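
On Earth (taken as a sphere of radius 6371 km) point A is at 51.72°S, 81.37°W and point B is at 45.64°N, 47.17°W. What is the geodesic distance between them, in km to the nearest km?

11310 km

Let φ₁ = -0.9027 rad, φ₂ = 0.7966 rad, and Δλ = 0.5969 rad.
cos c = sin φ₁ sin φ₂ + cos φ₁ cos φ₂ cos Δλ = (-0.7850)(0.7150) + (0.6195)(0.6992)(0.8271) = -0.20300,
so c = arccos(-0.20300) = 1.77522 rad.
Distance = R·c = 6371 × 1.7752 ≈ 11310 km.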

● ● ● ● ● ● ●

Your instructions: Each entry should be reproduced in the output exactly.

Task solution:
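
On Earth (taken as a sphere of radius 6371 km) point A is at 51.72°S, 81.37°W and point B is at 45.64°N, 47.17°W. What is the geodesic distance between them, in km to the nearest km?

11310 km

Let φ₁ = -0.9027 rad, φ₂ = 0.7966 rad, and Δλ = 0.5969 rad.
cos c = sin φ₁ sin φ₂ + cos φ₁ cos φ₂ cos Δλ = (-0.7850)(0.7150) + (0.6195)(0.6992)(0.8271) = -0.20300,
so c = arccos(-0.20300) = 1.77522 rad.
Distance = R·c = 6371 × 1.7752 ≈ 11310 km.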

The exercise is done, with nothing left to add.